** Records from a data collection **
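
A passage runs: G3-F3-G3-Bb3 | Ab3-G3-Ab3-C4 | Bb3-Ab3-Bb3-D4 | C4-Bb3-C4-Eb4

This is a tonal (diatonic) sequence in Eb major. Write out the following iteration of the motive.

The 4-note cells begin on G3, Ab3, Bb3, C4 — each up a 2nd from the last.
Statement 5 starts on D4 and keeps the same diatonic contour: D4 C4 D4 F4.

D4 C4 D4 F4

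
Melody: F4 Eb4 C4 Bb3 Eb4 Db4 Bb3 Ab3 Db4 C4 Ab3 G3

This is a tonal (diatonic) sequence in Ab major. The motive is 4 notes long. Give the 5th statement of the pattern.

Bb3 Ab3 F3 Eb3

The 4-note cells begin on F4, Eb4, Db4 — each down a 2nd from the last.
Extending down a 2nd: C4 → Bb3.
Statement 5 starts on Bb3 and keeps the same diatonic contour: Bb3 Ab3 F3 Eb3.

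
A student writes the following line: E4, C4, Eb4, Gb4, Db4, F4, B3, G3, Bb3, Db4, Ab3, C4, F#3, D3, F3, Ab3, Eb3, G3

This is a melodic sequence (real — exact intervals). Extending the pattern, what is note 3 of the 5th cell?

Grouping in 6s, the 3rd note of each cell is Eb4, Bb3, F3.
Extending down a 4th: C3 → G2.

G2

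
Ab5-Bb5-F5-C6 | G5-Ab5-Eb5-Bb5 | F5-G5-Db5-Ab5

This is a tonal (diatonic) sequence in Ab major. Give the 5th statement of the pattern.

Db5 Eb5 Bb4 F5

The 4-note cells begin on Ab5, G5, F5 — each down a 2nd from the last.
Carrying on: Eb5 → Db5.
Statement 5 starts on Db5 and keeps the same diatonic contour: Db5 Eb5 Bb4 F5.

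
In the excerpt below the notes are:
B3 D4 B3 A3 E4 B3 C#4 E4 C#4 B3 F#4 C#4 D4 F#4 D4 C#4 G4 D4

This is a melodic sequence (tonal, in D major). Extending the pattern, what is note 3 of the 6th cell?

Grouping in 6s, the 3rd note of each cell is B3, C#4, D4.
Carrying that up a 2nd forward: E4 → F#4 → G4.

G4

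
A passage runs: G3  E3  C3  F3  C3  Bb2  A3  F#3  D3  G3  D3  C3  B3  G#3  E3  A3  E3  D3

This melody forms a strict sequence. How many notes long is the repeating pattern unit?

18 notes total. Splitting into 3 groups of 6:
G3 E3 C3 F3 C3 Bb2 | A3 F#3 D3 G3 D3 C3 | B3 G#3 E3 A3 E3 D3
Each cell is the previous one up a 2nd — so the unit is 6 notes.

6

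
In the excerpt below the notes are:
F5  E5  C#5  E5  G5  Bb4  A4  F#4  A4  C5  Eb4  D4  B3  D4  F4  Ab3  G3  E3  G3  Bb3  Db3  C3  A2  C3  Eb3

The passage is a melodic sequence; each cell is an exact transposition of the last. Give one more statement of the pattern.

Gb2 F2 D2 F2 Ab2

Unit = 5 notes; the statements start on F5, Bb4, Eb4, Ab3, Db3, moving down a 5th each time.
So cell 6 is Gb2 F2 D2 F2 Ab2.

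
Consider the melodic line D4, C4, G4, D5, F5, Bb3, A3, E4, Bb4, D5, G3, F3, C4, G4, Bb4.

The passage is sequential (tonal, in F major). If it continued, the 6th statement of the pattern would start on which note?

A2

Unit = 5 notes; the statements start on D4, Bb3, G3, moving down a 3rd each time.
Extending the heads down a 3rd: E3 → C3 → A2.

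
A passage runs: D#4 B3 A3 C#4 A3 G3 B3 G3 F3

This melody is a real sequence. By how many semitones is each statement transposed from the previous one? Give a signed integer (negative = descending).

-2

Unit = 3 notes; the statements start on D#4, C#4, B3, moving down a 2nd each time.
D#4→C#4 is 61 − 63 = -2 semitones.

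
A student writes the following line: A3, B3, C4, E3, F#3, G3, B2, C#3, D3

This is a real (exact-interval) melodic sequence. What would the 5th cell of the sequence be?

C#2 D#2 E2

The 3-note cells begin on A3, E3, B2 — each down a 4th from the last.
Continuing the starts: F#2 → C#2.
So cell 5 is C#2 D#2 E2.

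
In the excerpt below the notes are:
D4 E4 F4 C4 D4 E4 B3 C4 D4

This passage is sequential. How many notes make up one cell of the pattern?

3

There are 9 notes; a 3-note unit gives 3 cells:
D4 E4 F4 | C4 D4 E4 | B3 C4 D4
Each cell is the previous one down a 2nd — so the unit is 3 notes.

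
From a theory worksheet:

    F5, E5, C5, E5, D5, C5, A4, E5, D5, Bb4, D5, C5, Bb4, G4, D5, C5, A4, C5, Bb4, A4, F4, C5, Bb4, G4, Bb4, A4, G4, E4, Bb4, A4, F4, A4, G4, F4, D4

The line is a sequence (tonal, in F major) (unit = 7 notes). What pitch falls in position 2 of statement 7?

Grouping in 7s, the 2nd note of each cell is E5, D5, C5, Bb4, A4.
Carrying that down a 2nd forward: G4 → F4.

F4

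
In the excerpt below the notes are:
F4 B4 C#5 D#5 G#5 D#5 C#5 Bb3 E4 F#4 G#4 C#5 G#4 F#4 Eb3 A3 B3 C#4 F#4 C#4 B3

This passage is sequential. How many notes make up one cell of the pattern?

7

21 notes total. Splitting into 3 groups of 7:
F4 B4 C#5 D#5 G#5 D#5 C#5 | Bb3 E4 F#4 G#4 C#5 G#4 F#4 | Eb3 A3 B3 C#4 F#4 C#4 B3
Every group is a transposition down a 5th of the one before; no shorter unit works.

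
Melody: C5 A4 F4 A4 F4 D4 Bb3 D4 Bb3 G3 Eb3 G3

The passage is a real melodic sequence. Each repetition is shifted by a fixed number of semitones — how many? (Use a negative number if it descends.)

-7

With a 4-note motive the entries are C5, F4, Bb3, each down a 5th from the previous.
C5→F4 is 65 − 72 = -7 semitones.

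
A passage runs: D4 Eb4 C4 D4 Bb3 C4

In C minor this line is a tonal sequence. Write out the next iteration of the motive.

The 2-note cells begin on D4, C4, Bb3 — each down a 2nd from the last.
So cell 4 is Ab3 Bb3.

Ab3 Bb3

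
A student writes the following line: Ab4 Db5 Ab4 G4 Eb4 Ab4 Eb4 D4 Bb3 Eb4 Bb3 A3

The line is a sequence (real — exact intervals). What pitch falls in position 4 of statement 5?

Grouping in 4s, the 4th note of each cell is G4, D4, A3.
Extending down a 4th: E3 → B2.

B2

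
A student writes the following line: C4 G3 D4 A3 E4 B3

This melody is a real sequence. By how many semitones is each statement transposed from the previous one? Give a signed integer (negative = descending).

2

With a 2-note motive the entries are C4, D4, E4, each up a 2nd from the previous.
C4→D4 is 62 − 60 = 2 semitones.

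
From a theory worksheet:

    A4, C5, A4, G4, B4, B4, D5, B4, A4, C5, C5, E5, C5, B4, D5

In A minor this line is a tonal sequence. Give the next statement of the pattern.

D5 F5 D5 C5 E5

With a 5-note motive the entries are A4, B4, C5, each up a 2nd from the previous.
So cell 4 is D5 F5 D5 C5 E5.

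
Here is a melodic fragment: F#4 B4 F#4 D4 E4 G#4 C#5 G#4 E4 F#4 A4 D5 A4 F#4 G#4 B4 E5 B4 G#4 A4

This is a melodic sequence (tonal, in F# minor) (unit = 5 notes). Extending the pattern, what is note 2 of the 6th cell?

G#5

Grouping in 5s, the 2nd note of each cell is B4, C#5, D5, E5.
Extending up a 2nd: F#5 → G#5.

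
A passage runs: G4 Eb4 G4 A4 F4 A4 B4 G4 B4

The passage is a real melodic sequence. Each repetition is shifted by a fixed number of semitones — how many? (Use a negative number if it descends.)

2

The 3-note cells begin on G4, A4, B4 — each up a 2nd from the last.
G4 to A4 spans +2 semitones.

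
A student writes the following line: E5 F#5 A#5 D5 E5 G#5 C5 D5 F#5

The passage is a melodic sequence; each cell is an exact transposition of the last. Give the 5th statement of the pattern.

Ab4 Bb4 D5

With a 3-note motive the entries are E5, D5, C5, each down a 2nd from the previous.
Extending down a 2nd: Bb4 → Ab4.
From Ab4 the exact shape gives Ab4 Bb4 D5.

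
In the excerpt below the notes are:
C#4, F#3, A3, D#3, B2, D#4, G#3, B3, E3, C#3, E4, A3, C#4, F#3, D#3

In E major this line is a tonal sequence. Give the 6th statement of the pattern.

The 5-note cells begin on C#4, D#4, E4 — each up a 2nd from the last.
Carrying on: F#4 → G#4 → A4.
From A4 the diatonic shape gives A4 D#4 F#4 B3 G#3.

A4 D#4 F#4 B3 G#3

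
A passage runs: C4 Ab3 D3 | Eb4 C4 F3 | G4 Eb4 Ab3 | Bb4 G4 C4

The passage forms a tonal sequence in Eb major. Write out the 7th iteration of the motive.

Unit = 3 notes; the statements start on C4, Eb4, G4, Bb4, moving up a 3rd each time.
Carrying on: D5 → F5 → Ab5.
From Ab5 the diatonic shape gives Ab5 F5 Bb4.

Ab5 F5 Bb4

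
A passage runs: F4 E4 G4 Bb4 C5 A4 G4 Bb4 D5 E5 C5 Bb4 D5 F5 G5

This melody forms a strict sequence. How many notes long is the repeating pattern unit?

5

15 notes total. Splitting into 3 groups of 5:
F4 E4 G4 Bb4 C5 | A4 G4 Bb4 D5 E5 | C5 Bb4 D5 F5 G5
Every group is a transposition up a 3rd of the one before; no shorter unit works.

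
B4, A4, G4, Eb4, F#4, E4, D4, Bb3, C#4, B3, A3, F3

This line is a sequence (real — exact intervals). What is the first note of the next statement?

With a 4-note motive the entries are B4, F#4, C#4, each down a 4th from the previous.
One more step down a 4th gives G#3.

G#3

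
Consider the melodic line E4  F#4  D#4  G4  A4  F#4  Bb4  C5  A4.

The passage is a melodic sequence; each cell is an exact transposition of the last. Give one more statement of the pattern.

The 3-note cells begin on E4, G4, Bb4 — each up a 3rd from the last.
So cell 4 is Db5 Eb5 C5.

Db5 Eb5 C5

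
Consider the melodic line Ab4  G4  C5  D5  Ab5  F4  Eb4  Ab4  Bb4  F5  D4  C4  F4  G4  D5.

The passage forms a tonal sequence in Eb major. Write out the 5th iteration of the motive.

G3 F3 Bb3 C4 G4

With a 5-note motive the entries are Ab4, F4, D4, each down a 3rd from the previous.
Continuing the starts: Bb3 → G3.
From G3 the diatonic shape gives G3 F3 Bb3 C4 G4.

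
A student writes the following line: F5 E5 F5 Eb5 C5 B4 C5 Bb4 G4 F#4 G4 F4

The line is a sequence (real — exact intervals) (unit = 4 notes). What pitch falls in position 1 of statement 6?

E3

With 4-note cells, note 1 of each statement runs F5, C5, G4.
Carrying that down a 4th forward: D4 → A3 → E3.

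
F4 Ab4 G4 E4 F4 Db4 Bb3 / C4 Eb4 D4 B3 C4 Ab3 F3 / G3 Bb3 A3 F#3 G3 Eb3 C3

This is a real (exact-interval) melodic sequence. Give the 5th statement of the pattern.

A2 C3 B2 G#2 A2 F2 D2

The 7-note cells begin on F4, C4, G3 — each down a 4th from the last.
Extending down a 4th: D3 → A2.
So cell 5 is A2 C3 B2 G#2 A2 F2 D2.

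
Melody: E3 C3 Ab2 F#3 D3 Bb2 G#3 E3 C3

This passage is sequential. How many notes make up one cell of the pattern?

3

9 notes total. Splitting into 3 groups of 3:
E3 C3 Ab2 | F#3 D3 Bb2 | G#3 E3 C3
Each cell is the previous one up a 2nd — so the unit is 3 notes.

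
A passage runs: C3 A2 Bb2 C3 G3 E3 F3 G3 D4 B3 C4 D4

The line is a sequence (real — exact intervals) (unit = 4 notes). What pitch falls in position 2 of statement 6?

With 4-note cells, note 2 of each statement runs A2, E3, B3.
Extending up a 5th: F#4 → C#5 → G#5.

G#5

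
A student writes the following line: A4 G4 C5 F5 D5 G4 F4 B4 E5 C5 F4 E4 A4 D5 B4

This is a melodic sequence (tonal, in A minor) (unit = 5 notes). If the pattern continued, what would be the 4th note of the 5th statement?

The unit is 5 notes. Position-4 pitches of the 3 shown cells: F5, E5, D5.
Each moves down a 2nd. Continuing: C5 → B4.

B4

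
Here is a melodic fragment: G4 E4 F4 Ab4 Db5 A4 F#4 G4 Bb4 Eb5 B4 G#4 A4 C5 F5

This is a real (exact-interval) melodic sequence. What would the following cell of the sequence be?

Unit = 5 notes; the statements start on G4, A4, B4, moving up a 2nd each time.
From C#5 the exact shape gives C#5 A#4 B4 D5 G5.

C#5 A#4 B4 D5 G5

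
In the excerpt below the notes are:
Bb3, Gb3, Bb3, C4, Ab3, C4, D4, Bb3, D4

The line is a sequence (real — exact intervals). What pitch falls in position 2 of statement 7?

Grouping in 3s, the 2nd note of each cell is Gb3, Ab3, Bb3.
Extending up a 2nd: C4 → D4 → E4 → F#4.

F#4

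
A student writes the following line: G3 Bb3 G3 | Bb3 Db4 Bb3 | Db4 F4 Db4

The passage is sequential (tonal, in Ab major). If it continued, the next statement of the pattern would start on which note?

With a 3-note motive the entries are G3, Bb3, Db4, each up a 3rd from the previous.
One more step up a 3rd gives F4.

F4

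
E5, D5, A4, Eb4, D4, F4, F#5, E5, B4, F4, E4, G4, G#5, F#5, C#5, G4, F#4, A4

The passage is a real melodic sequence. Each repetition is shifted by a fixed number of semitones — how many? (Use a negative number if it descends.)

2

With a 6-note motive the entries are E5, F#5, G#5, each up a 2nd from the previous.
E5→F#5 is 78 − 76 = 2 semitones.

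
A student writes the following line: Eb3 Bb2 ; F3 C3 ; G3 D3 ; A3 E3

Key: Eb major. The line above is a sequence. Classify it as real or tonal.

Each cell has the same semitone pattern (-5,) — intervals are preserved exactly.
And A3 lies outside Eb major, so the sequence is real rather than tonal.

real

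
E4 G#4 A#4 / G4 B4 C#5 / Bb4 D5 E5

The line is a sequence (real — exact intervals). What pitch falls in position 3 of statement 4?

The unit is 3 notes. Position-3 pitches of the 3 shown cells: A#4, C#5, E5.
From E5, up a 3rd gives G5.

G5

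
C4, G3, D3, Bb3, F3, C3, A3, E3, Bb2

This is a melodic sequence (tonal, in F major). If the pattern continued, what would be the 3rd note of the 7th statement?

With 3-note cells, note 3 of each statement runs D3, C3, Bb2.
Each moves down a 2nd. Continuing: A2 → G2 → F2 → E2.

E2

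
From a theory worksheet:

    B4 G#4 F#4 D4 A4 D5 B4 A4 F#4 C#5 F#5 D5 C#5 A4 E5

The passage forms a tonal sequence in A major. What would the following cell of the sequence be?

With a 5-note motive the entries are B4, D5, F#5, each up a 3rd from the previous.
From A5 the diatonic shape gives A5 F#5 E5 C#5 G#5.

A5 F#5 E5 C#5 G#5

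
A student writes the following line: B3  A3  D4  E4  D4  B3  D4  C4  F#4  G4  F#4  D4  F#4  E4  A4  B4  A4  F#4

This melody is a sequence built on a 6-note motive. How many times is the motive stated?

18 notes in groups of 6 gives 18/6 = 3 statements.
Starts: B3, D4, F#4 — each up a 3rd.

3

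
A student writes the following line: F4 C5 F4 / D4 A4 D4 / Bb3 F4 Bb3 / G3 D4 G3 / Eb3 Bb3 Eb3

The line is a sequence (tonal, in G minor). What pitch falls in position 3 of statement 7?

Grouping in 3s, the 3rd note of each cell is F4, D4, Bb3, G3, Eb3.
Carrying that down a 3rd forward: C3 → A2.

A2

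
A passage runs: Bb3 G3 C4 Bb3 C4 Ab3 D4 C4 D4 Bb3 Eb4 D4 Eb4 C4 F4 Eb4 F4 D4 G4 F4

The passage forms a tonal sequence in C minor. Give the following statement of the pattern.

G4 Eb4 Ab4 G4

Unit = 4 notes; the statements start on Bb3, C4, D4, Eb4, F4, moving up a 2nd each time.
Statement 6 starts on G4 and keeps the same diatonic contour: G4 Eb4 Ab4 G4.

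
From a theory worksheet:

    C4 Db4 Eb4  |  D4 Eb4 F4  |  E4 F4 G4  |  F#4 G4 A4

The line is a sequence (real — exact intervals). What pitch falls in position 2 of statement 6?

Grouping in 3s, the 2nd note of each cell is Db4, Eb4, F4, G4.
Extending up a 2nd: A4 → B4.

B4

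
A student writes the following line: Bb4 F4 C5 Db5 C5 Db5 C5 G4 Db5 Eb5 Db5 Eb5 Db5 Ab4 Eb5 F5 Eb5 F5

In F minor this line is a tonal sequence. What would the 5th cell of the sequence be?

Unit = 6 notes; the statements start on Bb4, C5, Db5, moving up a 2nd each time.
Continuing the starts: Eb5 → F5.
From F5 the diatonic shape gives F5 C5 G5 Ab5 G5 Ab5.

F5 C5 G5 Ab5 G5 Ab5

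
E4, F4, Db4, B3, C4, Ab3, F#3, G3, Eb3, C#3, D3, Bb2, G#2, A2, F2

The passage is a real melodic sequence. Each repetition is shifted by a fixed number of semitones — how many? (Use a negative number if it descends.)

-5

With a 3-note motive the entries are E4, B3, F#3, C#3, G#2, each down a 4th from the previous.
Counting half-steps from E4 to B3: -5.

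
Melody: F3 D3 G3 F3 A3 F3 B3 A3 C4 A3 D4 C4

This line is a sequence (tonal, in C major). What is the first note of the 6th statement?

Taking 4-note groups, the heads are F3, A3, C4: the pattern moves up a 3rd.
Continuing: E4 → G4 → B4. Statement 6 starts on B4.

B4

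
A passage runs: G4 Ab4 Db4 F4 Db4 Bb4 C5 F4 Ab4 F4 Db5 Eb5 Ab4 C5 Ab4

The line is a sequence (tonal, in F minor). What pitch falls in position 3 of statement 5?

Eb5

Grouping in 5s, the 3rd note of each cell is Db4, F4, Ab4.
Each moves up a 3rd. Continuing: C5 → Eb5.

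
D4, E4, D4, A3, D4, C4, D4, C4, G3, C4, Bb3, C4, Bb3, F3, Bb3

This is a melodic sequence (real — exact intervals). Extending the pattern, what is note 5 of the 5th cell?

Gb3

With 5-note cells, note 5 of each statement runs D4, C4, Bb3.
Each moves down a 2nd. Continuing: Ab3 → Gb3.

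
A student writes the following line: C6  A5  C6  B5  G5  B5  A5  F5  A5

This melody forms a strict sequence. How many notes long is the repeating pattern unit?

3

There are 9 notes; a 3-note unit gives 3 cells:
C6 A5 C6 | B5 G5 B5 | A5 F5 A5
Every group is a transposition down a 2nd of the one before; no shorter unit works.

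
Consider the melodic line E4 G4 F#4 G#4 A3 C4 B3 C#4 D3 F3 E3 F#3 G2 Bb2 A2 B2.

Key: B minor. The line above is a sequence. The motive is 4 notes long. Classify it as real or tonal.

real

Each cell has the same semitone pattern (3, -1, 2) — intervals are preserved exactly.
And G#4 lies outside B minor, so the sequence is real rather than tonal.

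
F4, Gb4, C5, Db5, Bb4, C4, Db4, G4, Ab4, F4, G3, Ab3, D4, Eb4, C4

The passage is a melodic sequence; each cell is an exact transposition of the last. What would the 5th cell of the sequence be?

The 5-note cells begin on F4, C4, G3 — each down a 4th from the last.
Extending down a 4th: D3 → A2.
So cell 5 is A2 Bb2 E3 F3 D3.

A2 Bb2 E3 F3 D3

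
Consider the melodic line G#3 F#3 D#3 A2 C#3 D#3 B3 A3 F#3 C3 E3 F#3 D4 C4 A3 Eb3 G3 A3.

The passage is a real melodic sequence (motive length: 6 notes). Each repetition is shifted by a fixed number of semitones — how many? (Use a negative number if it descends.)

Taking 6-note groups, the heads are G#3, B3, D4: the pattern moves up a 3rd.
G#3→B3 is 59 − 56 = 3 semitones.

3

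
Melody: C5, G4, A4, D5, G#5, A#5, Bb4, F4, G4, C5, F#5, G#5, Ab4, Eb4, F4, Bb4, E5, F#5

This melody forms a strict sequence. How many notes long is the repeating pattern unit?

6

Try groups of 6 (3 cells in 18 notes):
C5 G4 A4 D5 G#5 A#5 | Bb4 F4 G4 C5 F#5 G#5 | Ab4 Eb4 F4 Bb4 E5 F#5
That's a consistent down a 2nd shift per cell, and no other grouping gives one.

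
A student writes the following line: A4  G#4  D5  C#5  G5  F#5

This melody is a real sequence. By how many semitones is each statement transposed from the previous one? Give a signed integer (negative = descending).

The 2-note cells begin on A4, D5, G5 — each up a 4th from the last.
Counting half-steps from A4 to D5: 5.

5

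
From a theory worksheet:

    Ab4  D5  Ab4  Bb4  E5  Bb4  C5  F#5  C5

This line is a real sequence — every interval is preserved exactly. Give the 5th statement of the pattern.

The 3-note cells begin on Ab4, Bb4, C5 — each up a 2nd from the last.
Continuing the starts: D5 → E5.
Statement 5 starts on E5 and keeps the same exact contour: E5 A#5 E5.

E5 A#5 E5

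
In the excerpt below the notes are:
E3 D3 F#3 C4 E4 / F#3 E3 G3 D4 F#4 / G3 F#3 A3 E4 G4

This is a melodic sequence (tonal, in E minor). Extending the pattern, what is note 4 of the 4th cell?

F#4

With 5-note cells, note 4 of each statement runs C4, D4, E4.
From E4, up a 2nd gives F#4.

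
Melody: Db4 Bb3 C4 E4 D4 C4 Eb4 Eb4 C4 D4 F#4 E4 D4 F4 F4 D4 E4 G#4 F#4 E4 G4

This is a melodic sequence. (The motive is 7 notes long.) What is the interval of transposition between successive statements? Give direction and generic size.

The 7-note cells begin on Db4, Eb4, F4 — each up a 2nd from the last.
Db4 to Eb4 is up a 2nd.

up a 2nd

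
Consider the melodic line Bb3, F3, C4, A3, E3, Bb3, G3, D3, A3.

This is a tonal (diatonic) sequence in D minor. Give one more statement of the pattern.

Unit = 3 notes; the statements start on Bb3, A3, G3, moving down a 2nd each time.
Statement 4 starts on F3 and keeps the same diatonic contour: F3 C3 G3.

F3 C3 G3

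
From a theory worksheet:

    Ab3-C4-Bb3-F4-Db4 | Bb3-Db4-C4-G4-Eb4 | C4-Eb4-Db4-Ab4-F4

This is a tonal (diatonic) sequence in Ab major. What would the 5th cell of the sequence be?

Eb4 G4 F4 C5 Ab4

Taking 5-note groups, the heads are Ab3, Bb3, C4: the pattern moves up a 2nd.
Carrying on: Db4 → Eb4.
So cell 5 is Eb4 G4 F4 C5 Ab4.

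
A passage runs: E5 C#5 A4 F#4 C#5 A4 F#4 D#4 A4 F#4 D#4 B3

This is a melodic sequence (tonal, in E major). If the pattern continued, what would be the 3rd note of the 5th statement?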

** REQUIRED ACTION **
Search the data above for the string "fragment". Report every line where it is found.

** OUTPUT OF THE EXERCISE **
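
Here is a melodic fragment: F#4 B4 F#4 D4 E4 G#4 C#5 G#4 E4 F#4 A4 D5 A4 F#4 G#4 B4 E5 B4 G#4 A4
Here is a melodic fragment: G4 E4 F4 Ab4 Db5 A4 F#4 G4 Bb4 Eb5 B4 G#4 A4 C5 F5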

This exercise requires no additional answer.